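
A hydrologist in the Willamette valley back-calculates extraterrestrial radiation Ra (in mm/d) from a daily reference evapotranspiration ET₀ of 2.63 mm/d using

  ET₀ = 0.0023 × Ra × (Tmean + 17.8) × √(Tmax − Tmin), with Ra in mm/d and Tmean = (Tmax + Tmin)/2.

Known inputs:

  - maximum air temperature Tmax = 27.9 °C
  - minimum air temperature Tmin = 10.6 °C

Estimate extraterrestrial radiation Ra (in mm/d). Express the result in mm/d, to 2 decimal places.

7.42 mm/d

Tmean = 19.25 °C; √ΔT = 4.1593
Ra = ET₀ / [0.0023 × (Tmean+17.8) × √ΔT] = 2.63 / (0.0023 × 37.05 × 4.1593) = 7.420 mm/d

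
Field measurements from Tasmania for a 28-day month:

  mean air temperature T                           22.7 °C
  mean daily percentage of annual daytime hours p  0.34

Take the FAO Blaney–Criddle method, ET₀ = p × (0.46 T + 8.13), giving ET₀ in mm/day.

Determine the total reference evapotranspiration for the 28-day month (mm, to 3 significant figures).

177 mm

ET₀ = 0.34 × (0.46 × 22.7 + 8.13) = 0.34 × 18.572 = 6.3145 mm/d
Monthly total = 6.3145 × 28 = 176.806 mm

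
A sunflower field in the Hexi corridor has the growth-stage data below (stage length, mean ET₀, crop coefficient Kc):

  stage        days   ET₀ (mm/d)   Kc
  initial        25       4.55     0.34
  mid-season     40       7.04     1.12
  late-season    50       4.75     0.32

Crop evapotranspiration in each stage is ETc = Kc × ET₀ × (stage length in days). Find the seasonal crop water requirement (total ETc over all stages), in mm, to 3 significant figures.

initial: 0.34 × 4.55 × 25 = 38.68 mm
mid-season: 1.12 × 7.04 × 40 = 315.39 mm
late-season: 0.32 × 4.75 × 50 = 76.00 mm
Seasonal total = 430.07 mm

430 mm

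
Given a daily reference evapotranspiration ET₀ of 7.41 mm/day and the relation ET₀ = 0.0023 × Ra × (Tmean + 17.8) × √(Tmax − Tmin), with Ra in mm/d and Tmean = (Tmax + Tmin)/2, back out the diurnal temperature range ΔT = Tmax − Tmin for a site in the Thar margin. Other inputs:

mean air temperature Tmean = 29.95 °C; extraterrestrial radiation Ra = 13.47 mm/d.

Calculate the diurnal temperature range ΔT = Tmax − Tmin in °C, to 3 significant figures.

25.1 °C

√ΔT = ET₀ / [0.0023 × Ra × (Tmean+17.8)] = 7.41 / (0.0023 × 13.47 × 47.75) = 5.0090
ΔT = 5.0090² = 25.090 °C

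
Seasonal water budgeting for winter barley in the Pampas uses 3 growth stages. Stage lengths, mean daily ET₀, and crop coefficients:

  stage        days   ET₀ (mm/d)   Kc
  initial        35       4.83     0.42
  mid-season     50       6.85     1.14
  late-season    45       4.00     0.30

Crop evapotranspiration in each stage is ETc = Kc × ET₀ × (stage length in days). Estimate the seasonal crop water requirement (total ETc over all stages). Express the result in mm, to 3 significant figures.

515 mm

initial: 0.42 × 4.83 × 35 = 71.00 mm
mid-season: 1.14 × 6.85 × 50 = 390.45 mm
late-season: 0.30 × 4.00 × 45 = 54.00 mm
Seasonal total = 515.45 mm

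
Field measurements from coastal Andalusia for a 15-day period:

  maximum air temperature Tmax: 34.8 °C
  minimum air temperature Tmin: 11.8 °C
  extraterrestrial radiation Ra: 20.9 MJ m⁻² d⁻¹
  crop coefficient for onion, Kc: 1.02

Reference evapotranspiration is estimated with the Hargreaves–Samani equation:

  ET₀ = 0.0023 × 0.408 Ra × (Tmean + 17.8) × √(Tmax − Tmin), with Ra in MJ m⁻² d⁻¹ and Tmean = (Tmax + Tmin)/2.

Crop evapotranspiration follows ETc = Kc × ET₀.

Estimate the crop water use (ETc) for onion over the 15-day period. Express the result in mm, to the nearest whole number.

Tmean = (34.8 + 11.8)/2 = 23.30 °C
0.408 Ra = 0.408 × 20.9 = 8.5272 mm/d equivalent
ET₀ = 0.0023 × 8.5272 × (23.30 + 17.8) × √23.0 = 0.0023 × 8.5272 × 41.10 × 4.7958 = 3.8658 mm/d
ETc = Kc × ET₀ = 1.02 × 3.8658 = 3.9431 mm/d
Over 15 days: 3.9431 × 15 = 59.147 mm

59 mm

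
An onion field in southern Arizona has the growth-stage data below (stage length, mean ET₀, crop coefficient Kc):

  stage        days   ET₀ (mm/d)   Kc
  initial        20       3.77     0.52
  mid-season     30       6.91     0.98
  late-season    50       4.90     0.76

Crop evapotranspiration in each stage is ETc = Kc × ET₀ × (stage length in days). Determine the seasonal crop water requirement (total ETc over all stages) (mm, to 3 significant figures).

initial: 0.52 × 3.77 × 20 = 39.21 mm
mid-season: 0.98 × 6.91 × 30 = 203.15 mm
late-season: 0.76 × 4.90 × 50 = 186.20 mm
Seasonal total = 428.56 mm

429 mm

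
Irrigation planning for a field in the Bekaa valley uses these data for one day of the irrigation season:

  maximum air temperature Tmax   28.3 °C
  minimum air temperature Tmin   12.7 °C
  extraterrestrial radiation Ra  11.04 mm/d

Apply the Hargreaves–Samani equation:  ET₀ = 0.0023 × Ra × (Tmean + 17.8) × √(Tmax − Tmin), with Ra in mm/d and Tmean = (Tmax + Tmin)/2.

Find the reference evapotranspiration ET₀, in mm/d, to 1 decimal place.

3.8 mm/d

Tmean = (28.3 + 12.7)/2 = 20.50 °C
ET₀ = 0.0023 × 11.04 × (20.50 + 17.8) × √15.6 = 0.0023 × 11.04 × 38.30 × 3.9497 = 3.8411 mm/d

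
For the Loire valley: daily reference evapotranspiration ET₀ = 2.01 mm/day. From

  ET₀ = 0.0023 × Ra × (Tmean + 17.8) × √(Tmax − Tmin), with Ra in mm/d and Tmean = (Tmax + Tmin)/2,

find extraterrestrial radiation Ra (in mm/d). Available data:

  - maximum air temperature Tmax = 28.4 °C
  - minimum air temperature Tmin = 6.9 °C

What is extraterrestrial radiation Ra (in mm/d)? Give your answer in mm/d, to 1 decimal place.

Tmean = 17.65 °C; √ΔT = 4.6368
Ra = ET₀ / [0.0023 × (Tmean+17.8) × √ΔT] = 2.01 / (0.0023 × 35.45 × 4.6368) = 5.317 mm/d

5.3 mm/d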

——————————

* What is being asked:
Restate the listing exactly, starting at its first line and ending at the line where "Take the FAO" occurs; include both and no other lines.

* Exercise answer:
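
A hydrologist in the Willamette valley back-calculates extraterrestrial radiation Ra (in mm/d) from a daily reference evapotranspiration ET₀ of 2.63 mm/d using

  ET₀ = 0.0023 × Ra × (Tmean + 17.8) × √(Tmax − Tmin), with Ra in mm/d and Tmean = (Tmax + Tmin)/2.

Known inputs:

  - maximum air temperature Tmax = 27.9 °C
  - minimum air temperature Tmin = 10.6 °C

Estimate extraterrestrial radiation Ra (in mm/d). Express the result in mm/d, to 2 decimal places.

7.42 mm/d

Tmean = 19.25 °C; √ΔT = 4.1593
Ra = ET₀ / [0.0023 × (Tmean+17.8) × √ΔT] = 2.63 / (0.0023 × 37.05 × 4.1593) = 7.420 mm/d

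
Field measurements from Tasmania for a 28-day month:

  mean air temperature T                           22.7 °C
  mean daily percentage of annual daytime hours p  0.34

Take the FAO Blaney–Criddle method, ET₀ = p × (0.46 T + 8.13), giving ET₀ in mm/day.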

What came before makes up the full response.